TASK DATA section start
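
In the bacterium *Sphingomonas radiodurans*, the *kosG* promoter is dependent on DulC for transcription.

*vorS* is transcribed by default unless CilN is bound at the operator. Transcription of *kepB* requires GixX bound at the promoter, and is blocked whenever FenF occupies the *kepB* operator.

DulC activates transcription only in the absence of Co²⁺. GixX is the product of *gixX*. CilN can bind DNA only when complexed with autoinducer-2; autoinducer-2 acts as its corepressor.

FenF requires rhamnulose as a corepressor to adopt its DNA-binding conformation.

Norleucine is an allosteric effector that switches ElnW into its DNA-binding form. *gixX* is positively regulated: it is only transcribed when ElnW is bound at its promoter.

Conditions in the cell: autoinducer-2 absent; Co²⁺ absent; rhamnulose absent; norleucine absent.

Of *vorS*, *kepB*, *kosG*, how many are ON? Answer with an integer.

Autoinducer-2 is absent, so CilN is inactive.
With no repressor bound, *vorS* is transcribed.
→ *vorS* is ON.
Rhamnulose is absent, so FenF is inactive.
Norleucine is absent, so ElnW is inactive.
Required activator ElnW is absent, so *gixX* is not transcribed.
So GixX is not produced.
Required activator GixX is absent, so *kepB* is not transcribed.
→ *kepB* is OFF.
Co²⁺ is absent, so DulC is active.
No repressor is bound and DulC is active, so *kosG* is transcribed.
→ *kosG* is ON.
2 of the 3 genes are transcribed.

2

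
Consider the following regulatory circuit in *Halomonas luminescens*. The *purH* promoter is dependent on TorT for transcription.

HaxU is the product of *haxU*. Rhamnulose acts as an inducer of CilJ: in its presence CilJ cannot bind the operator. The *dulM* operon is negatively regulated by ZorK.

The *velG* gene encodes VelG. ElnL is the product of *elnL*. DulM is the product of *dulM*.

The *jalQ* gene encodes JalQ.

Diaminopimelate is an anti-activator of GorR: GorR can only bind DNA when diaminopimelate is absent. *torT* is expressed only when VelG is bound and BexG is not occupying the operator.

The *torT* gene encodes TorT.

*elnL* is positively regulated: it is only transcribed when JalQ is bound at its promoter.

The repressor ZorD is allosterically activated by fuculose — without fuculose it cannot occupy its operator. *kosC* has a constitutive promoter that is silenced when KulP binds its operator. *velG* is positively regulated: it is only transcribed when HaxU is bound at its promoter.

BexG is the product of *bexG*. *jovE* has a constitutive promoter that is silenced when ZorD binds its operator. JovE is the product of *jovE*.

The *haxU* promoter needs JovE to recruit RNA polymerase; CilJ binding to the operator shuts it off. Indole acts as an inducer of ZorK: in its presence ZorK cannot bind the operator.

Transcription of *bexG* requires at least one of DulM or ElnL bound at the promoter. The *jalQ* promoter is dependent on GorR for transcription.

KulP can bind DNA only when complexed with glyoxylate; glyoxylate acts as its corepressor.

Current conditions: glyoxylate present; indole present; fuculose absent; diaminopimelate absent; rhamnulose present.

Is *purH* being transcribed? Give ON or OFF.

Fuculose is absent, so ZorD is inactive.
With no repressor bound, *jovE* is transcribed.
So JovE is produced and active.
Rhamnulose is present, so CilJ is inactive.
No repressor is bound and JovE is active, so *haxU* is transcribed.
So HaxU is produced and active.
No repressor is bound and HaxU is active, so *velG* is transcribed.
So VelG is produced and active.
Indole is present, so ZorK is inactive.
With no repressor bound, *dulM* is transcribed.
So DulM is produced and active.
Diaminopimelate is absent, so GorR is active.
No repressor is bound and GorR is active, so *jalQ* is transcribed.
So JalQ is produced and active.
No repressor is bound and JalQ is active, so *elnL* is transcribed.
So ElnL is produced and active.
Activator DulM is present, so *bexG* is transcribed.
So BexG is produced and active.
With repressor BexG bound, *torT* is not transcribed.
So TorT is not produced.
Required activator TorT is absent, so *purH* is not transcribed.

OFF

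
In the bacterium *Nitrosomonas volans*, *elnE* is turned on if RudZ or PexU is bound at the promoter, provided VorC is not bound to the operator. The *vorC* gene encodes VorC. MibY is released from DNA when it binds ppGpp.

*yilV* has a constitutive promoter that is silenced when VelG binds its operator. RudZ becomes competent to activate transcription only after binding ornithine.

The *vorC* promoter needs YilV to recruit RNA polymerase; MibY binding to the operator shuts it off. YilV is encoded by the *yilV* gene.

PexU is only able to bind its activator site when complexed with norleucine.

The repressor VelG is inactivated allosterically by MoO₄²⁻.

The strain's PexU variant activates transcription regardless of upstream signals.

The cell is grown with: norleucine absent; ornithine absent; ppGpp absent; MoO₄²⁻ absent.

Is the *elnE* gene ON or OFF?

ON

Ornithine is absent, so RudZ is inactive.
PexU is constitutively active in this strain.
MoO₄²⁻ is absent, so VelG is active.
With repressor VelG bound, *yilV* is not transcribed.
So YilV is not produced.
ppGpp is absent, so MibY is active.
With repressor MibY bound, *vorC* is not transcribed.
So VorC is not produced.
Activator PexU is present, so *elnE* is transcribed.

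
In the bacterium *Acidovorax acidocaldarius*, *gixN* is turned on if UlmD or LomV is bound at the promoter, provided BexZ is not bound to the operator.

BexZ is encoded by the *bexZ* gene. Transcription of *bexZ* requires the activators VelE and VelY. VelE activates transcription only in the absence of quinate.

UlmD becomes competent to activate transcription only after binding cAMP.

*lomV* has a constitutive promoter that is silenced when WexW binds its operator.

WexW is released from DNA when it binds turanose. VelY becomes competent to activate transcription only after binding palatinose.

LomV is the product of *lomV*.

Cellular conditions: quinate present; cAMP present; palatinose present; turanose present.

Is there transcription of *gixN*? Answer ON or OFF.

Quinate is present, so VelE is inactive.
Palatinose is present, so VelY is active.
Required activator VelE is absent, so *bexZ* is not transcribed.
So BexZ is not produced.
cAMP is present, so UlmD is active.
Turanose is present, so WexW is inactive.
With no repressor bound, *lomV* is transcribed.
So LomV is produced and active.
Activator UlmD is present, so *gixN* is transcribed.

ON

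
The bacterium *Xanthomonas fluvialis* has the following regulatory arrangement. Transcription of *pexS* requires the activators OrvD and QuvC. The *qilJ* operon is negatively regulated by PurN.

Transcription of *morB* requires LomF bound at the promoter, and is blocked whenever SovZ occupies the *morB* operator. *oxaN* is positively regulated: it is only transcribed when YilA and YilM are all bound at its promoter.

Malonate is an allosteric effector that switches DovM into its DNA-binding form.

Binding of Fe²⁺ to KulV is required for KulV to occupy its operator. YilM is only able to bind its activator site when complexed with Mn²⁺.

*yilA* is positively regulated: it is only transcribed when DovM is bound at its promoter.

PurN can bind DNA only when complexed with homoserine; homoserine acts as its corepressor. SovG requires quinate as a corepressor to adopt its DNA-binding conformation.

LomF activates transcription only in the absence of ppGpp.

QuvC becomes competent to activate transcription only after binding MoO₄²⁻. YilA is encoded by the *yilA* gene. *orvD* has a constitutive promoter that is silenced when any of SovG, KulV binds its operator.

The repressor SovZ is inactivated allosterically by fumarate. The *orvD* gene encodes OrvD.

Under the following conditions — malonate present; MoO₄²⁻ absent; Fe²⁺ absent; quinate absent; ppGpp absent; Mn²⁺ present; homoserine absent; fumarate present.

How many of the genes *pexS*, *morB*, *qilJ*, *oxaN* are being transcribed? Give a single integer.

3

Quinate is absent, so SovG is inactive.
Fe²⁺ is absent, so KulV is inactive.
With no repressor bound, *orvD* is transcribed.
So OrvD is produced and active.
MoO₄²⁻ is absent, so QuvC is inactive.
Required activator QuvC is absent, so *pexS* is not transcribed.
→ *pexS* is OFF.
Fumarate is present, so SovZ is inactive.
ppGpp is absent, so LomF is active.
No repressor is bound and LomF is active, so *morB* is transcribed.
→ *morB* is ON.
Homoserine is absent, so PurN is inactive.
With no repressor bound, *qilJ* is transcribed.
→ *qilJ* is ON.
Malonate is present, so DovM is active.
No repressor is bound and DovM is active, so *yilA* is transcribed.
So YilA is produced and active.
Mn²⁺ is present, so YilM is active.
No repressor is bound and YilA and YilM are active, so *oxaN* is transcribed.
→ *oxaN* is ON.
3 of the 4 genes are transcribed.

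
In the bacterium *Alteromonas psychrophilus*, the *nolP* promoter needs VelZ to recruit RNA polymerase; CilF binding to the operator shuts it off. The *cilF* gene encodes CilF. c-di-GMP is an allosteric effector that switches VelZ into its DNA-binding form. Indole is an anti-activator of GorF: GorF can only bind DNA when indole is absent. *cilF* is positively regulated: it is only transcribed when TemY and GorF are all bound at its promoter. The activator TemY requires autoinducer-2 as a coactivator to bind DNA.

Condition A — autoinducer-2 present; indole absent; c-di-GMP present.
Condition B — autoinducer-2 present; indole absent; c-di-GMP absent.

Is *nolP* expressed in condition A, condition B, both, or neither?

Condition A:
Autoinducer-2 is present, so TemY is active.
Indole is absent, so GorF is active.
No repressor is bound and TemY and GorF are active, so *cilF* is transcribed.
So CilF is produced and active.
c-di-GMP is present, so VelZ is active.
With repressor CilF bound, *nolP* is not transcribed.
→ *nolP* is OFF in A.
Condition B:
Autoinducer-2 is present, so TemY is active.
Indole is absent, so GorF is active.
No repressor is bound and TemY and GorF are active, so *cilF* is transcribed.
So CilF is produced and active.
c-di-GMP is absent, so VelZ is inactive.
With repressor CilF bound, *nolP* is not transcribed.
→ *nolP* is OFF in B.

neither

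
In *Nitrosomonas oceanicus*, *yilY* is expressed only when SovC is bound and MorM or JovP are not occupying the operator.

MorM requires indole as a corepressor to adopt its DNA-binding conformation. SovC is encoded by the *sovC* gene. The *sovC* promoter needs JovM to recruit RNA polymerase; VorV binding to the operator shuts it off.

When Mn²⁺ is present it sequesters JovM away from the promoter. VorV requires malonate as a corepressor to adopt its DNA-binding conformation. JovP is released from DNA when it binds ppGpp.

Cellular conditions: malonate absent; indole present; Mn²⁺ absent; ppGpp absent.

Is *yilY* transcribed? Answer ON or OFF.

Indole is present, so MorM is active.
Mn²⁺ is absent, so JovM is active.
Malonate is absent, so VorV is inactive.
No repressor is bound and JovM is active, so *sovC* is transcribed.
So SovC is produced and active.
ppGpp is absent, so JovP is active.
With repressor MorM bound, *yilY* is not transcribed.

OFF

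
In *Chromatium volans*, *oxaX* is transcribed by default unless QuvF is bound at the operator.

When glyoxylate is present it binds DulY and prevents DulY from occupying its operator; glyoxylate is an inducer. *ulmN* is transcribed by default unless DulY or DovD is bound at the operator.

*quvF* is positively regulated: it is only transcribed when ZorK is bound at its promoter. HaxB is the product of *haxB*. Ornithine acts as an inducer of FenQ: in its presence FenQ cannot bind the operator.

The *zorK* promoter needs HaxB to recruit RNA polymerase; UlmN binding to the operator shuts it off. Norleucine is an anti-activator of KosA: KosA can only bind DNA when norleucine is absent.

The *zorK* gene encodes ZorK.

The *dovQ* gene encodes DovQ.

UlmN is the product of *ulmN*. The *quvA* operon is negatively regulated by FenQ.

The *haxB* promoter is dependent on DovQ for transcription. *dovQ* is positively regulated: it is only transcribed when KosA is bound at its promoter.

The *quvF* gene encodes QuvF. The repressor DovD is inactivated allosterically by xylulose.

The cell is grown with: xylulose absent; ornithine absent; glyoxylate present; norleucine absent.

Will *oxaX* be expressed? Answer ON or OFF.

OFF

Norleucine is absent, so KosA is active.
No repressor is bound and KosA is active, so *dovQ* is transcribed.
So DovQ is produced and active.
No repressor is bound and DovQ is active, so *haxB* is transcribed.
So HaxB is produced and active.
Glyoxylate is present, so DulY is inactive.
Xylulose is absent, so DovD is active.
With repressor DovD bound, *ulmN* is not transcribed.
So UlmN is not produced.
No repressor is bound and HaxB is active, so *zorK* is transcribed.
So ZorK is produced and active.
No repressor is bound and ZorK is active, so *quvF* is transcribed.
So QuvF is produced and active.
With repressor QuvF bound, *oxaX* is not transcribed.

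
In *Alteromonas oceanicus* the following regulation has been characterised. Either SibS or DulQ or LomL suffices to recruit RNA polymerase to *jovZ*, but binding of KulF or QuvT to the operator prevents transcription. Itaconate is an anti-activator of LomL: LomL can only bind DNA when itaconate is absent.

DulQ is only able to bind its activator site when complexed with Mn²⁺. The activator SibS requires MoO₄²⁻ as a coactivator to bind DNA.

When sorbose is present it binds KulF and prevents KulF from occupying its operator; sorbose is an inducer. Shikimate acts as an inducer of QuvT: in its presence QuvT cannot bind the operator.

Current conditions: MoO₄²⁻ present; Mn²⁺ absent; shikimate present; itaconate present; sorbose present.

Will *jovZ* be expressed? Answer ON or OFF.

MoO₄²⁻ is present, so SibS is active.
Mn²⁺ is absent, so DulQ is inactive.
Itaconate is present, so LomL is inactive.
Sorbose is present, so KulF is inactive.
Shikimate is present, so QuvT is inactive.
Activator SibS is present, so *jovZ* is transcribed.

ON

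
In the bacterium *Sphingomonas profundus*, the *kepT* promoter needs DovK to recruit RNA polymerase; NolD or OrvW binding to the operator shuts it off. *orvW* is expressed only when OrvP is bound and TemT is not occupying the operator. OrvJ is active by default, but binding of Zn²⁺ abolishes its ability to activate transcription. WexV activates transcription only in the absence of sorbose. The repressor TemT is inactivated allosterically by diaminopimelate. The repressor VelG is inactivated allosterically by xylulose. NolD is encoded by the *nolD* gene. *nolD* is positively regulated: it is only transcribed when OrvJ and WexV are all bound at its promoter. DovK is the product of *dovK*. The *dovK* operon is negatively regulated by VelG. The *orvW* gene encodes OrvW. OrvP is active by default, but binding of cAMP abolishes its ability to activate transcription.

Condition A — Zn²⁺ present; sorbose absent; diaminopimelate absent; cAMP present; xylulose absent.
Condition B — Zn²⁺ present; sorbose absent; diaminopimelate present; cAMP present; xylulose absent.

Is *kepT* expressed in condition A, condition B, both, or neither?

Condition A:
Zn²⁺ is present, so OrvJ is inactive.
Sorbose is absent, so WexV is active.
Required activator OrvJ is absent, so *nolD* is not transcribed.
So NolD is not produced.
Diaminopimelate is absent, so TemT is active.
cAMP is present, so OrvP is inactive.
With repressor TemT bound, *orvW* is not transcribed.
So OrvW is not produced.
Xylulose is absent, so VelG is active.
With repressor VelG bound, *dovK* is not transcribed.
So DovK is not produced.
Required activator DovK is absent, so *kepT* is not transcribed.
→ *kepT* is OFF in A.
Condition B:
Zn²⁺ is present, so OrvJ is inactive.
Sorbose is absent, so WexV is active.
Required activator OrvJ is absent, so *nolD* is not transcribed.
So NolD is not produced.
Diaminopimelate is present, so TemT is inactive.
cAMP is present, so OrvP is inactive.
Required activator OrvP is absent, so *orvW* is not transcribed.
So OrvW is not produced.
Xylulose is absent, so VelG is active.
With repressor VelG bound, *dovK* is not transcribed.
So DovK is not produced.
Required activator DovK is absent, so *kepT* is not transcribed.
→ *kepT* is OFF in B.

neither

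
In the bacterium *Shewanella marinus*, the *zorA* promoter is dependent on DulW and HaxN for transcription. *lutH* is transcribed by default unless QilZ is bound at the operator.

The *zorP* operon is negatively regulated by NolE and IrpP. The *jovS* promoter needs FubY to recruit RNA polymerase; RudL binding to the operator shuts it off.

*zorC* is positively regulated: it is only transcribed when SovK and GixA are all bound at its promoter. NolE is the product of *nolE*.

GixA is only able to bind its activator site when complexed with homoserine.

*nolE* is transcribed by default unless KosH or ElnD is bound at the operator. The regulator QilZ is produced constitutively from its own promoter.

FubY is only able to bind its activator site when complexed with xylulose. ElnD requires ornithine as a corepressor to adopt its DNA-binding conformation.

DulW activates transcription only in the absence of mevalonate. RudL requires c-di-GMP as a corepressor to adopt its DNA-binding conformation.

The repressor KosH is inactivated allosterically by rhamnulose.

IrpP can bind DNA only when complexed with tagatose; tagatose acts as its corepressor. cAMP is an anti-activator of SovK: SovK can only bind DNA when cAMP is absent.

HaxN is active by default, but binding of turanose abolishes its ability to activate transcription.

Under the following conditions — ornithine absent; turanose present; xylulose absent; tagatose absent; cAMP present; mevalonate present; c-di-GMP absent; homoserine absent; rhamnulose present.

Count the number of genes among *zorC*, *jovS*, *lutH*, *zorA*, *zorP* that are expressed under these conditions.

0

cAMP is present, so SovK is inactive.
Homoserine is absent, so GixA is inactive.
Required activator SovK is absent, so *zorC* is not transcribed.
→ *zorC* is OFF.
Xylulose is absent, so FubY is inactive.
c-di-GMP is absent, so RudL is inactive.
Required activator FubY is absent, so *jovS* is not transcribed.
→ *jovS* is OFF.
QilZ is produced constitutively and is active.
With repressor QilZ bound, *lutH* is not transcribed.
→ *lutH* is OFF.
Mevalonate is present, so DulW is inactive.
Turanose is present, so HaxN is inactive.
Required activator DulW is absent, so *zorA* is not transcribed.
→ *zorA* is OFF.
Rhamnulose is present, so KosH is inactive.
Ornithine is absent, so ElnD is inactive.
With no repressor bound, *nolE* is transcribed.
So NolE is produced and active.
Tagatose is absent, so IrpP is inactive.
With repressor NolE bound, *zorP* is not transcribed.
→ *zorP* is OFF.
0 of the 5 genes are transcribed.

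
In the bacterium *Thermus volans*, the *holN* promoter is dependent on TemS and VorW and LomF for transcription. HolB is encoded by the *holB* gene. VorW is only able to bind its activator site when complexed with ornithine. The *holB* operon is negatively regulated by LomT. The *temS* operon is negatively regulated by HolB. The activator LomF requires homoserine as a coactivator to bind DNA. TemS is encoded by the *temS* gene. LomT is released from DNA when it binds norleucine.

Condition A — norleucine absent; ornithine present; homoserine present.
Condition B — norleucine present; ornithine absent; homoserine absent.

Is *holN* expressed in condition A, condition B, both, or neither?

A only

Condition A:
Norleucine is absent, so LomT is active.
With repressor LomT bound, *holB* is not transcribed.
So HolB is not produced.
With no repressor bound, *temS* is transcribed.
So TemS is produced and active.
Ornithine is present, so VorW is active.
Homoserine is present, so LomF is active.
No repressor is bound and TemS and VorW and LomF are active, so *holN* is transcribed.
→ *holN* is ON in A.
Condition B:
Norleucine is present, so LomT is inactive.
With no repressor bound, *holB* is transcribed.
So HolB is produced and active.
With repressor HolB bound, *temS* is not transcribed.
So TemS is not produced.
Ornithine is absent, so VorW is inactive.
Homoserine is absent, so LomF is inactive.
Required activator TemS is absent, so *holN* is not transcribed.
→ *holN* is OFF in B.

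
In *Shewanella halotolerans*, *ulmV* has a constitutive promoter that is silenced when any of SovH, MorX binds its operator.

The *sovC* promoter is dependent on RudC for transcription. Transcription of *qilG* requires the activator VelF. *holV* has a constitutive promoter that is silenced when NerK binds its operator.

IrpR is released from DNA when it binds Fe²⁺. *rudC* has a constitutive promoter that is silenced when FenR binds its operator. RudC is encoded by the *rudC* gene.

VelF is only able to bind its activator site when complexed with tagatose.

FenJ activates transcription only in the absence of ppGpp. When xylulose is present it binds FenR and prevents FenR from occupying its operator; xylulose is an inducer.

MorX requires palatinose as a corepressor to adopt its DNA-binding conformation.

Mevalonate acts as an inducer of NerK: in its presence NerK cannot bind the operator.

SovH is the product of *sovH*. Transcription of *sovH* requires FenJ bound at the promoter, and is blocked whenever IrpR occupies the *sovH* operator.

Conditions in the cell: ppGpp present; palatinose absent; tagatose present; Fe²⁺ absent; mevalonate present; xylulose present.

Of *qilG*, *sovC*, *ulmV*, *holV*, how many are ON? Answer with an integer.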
TASK DATA section end
_WHAT IS NEEDED_
Some lines of the data above may hold the word "turned"; report how many do, and nothing else.

_RESPONSE TO THE EXERCISE_
2